Task to complete ::
Starting at the line that contains "Two helical springs are nested", print every remaining line of the entries, unchanged, and output nothing more.

Provided records ::
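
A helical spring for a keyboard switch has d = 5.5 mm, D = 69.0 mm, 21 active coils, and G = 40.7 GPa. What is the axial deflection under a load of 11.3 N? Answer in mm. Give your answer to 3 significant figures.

k = Gd⁴/(8D³N_a) = (40.7×10³)(5.5⁴)/(8·69.0³·21) = 0.67482 N/mm
δ = F/k = 11.3 / 0.67482 = 16.745 mm

16.7 mm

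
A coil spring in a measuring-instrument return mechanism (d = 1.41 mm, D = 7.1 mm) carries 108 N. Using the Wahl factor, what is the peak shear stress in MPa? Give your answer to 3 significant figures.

Spring index C = D/d = 7.1/1.41 = 5.0355
K_W = (4C−1)/(4C−4) + 0.615/C = 19.142/16.142 + 0.1221 = 1.3080
τ₀ = 8FD/(πd³) = 8·108·7.1/(π·1.41³) = 6134.4/8.8066 = 696.57 MPa
τ_max = K·τ₀ = 1.3080 × 696.57 = 911.1 MPa

911 MPa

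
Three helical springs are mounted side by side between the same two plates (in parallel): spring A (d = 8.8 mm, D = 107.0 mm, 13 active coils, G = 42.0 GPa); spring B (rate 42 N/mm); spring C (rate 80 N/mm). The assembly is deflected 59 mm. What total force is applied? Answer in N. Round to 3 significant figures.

k_A = Gd⁴/(8D³N_a) = (42.0×10³)(8.8⁴)/(8·107.0³·13) = 1.9769 N/mm
Parallel: k_eq = 1.9769 + 42 + 80 = 123.98 N/mm
F = k_eq·δ = 123.98·59 = 7314.6 N

7310 N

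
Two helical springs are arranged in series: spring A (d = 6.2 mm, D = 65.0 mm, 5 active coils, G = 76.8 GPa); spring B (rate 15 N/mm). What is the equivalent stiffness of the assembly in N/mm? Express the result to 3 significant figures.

6.12 N/mm

k_A = Gd⁴/(8D³N_a) = (76.8×10³)(6.2⁴)/(8·65.0³·5) = 10.331 N/mm
Series: 1/k_eq = 1/10.331 + 1/15 = 0.16347; k_eq = 6.1175 N/mm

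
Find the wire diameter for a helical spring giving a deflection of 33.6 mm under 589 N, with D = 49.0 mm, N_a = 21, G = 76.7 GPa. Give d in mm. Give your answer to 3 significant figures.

8.20 mm

Required rate k = F/δ = 589/33.6 = 17.53 N/mm
d = (8D³N_a·k / G)^(1/4) = (8·49.0³·21·17.53 / (76.7×10³))^0.25
  = (4517.3)^0.25 = 8.1982 mm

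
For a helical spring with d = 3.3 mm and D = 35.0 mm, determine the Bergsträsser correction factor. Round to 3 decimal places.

C = D/d = 35.0/3.3 = 10.6061
K_B = (4C+2)/(4C−3) = 44.424/39.424 = 1.1268

1.127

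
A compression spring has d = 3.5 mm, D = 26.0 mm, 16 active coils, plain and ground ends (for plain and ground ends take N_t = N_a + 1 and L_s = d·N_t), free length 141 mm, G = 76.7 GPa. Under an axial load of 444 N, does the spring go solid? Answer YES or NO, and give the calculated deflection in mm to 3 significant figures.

k = Gd⁴/(8D³N_a) = (76.7×10³)(3.5⁴)/(8·26.0³·16) = 5.1161 N/mm
N_t = 17; L_s = 3.5·17 = 59.5 mm; δ_solid = L₀ − L_s = 141 − 59.5 = 81.5 mm
δ = F/k = 444/5.1161 = 86.785 mm
δ ≥ δ_solid → spring goes solid

YES, δ = 86.8 mm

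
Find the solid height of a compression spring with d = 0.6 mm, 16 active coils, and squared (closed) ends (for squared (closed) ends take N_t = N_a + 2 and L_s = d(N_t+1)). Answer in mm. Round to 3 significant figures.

11.4 mm

squared (closed) ends: N_t = N_a + 2 = 16 + 2 = 18
L_s = d·(N_t+1) = 0.6 × 19 = 11.4 mm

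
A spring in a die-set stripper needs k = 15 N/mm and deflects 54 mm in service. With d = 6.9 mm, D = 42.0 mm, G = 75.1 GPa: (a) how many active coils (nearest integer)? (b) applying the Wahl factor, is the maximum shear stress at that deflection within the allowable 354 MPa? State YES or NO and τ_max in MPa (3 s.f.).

(a) 19 coils; (b) YES, τ_max = 332 MPa

N_a = Gd⁴/(8D³k) = (75.1×10³)(6.9⁴)/(8·42.0³·15) = 19.15 → N_a = 19
Actual rate k = Gd⁴/(8D³·19) = 15.116 N/mm
Working load F = kδ = 15.116·54 = 816.28 N
C = 42.0/6.9 = 6.0870; K_W = (4C−1)/(4C−4)+0.615/C = 1.2485
τ_max = K_W·8FD/(πd³) = 1.2485·265.75 = 331.79 MPa
τ_max ≤ 354 MPa → acceptable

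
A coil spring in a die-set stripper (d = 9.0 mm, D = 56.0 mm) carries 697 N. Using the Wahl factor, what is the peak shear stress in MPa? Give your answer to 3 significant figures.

169 MPa

Spring index C = D/d = 56.0/9.0 = 6.2222
K_W = (4C−1)/(4C−4) + 0.615/C = 23.889/20.889 + 0.0988 = 1.2425
τ₀ = 8FD/(πd³) = 8·697·56.0/(π·9.0³) = 312256/2290.2 = 136.34 MPa
τ_max = K·τ₀ = 1.2425 × 136.34 = 169.4 MPa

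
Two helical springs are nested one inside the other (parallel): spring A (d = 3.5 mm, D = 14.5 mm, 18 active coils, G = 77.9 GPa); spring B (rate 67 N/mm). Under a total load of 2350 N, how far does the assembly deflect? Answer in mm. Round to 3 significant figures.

k_A = Gd⁴/(8D³N_a) = (77.9×10³)(3.5⁴)/(8·14.5³·18) = 26.628 N/mm
Parallel: k_eq = 26.628 + 67 = 93.628 N/mm
δ = F/k_eq = 2350/93.628 = 25.099 mm

25.1 mm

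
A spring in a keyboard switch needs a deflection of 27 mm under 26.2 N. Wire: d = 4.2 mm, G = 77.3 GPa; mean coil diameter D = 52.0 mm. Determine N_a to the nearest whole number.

Required rate k = F/δ = 26.2/27 = 0.97037 N/mm
N_a = Gd⁴/(8D³k) = (77.3×10³ × 4.2⁴)/(8 × 52.0³ × 0.97037)
    = 2.40534e+07 / 1.09153e+06 = 22.04 → 22 coils

22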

Exercise response ::
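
Two helical springs are nested one inside the other (parallel): spring A (d = 3.5 mm, D = 14.5 mm, 18 active coils, G = 77.9 GPa); spring B (rate 67 N/mm). Under a total load of 2350 N, how far does the assembly deflect? Answer in mm. Round to 3 significant figures.

k_A = Gd⁴/(8D³N_a) = (77.9×10³)(3.5⁴)/(8·14.5³·18) = 26.628 N/mm
Parallel: k_eq = 26.628 + 67 = 93.628 N/mm
δ = F/k_eq = 2350/93.628 = 25.099 mm

25.1 mm

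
A spring in a keyboard switch needs a deflection of 27 mm under 26.2 N. Wire: d = 4.2 mm, G = 77.3 GPa; mean coil diameter D = 52.0 mm. Determine N_a to the nearest whole number.

Required rate k = F/δ = 26.2/27 = 0.97037 N/mm
N_a = Gd⁴/(8D³k) = (77.3×10³ × 4.2⁴)/(8 × 52.0³ × 0.97037)
    = 2.40534e+07 / 1.09153e+06 = 22.04 → 22 coils

22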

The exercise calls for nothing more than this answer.